***** AVAILABLE DATA *****

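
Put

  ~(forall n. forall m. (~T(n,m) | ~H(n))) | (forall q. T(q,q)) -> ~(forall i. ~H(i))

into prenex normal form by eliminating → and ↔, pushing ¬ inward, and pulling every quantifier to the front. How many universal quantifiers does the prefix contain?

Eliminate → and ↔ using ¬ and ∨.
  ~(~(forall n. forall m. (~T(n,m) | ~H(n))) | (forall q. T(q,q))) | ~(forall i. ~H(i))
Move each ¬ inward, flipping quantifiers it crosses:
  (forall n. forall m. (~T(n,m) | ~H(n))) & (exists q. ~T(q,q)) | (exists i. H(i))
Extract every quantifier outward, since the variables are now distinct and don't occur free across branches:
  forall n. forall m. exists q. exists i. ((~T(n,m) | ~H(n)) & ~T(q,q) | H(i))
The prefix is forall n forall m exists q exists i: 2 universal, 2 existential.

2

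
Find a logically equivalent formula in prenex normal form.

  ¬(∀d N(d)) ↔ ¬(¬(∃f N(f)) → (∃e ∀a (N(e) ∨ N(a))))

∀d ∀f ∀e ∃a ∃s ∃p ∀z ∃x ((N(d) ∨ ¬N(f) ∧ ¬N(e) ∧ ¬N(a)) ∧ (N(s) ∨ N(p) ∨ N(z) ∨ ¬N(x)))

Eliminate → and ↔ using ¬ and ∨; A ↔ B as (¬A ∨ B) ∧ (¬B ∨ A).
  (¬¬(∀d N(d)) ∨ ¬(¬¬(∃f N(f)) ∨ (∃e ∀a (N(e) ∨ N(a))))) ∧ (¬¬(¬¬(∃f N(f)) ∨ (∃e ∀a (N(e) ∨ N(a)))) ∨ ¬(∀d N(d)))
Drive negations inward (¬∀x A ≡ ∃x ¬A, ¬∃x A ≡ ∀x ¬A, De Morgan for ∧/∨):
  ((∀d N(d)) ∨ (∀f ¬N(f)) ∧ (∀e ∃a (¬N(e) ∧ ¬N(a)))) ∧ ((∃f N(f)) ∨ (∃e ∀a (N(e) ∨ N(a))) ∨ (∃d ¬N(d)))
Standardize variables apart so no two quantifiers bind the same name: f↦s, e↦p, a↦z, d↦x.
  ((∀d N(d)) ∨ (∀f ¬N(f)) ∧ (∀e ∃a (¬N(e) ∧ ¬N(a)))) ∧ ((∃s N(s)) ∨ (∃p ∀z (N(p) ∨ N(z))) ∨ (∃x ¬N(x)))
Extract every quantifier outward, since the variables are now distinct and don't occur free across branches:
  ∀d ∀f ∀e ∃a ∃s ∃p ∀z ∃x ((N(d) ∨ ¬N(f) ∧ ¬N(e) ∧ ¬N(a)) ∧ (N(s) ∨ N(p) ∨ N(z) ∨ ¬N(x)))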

*****
***** AVAILABLE DATA *****

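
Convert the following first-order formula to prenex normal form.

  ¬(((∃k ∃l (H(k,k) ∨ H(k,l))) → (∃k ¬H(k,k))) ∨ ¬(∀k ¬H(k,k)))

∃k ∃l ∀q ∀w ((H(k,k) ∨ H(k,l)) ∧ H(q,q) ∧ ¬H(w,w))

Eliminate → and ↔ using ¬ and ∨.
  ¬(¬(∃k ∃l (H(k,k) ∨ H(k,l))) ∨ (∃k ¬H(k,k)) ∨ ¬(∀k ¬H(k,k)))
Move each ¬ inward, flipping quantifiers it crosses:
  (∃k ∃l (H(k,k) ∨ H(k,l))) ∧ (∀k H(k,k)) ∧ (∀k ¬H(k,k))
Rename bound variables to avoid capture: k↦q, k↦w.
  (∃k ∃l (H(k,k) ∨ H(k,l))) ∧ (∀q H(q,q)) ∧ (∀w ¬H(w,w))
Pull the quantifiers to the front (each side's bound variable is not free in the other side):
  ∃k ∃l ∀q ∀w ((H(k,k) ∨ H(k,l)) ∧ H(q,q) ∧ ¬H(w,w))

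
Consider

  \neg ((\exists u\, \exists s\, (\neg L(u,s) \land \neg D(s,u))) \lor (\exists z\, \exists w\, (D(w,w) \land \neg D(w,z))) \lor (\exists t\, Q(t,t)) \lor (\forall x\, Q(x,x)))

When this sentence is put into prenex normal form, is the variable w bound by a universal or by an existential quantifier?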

*****

WHAT YOU NEED TO DO — Filter the entries above and keep only the lines with the word "formula".

RESULT OF THE EXERCISE —
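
Find a logically equivalent formula in prenex normal form.
Convert the following first-order formula to prenex normal form.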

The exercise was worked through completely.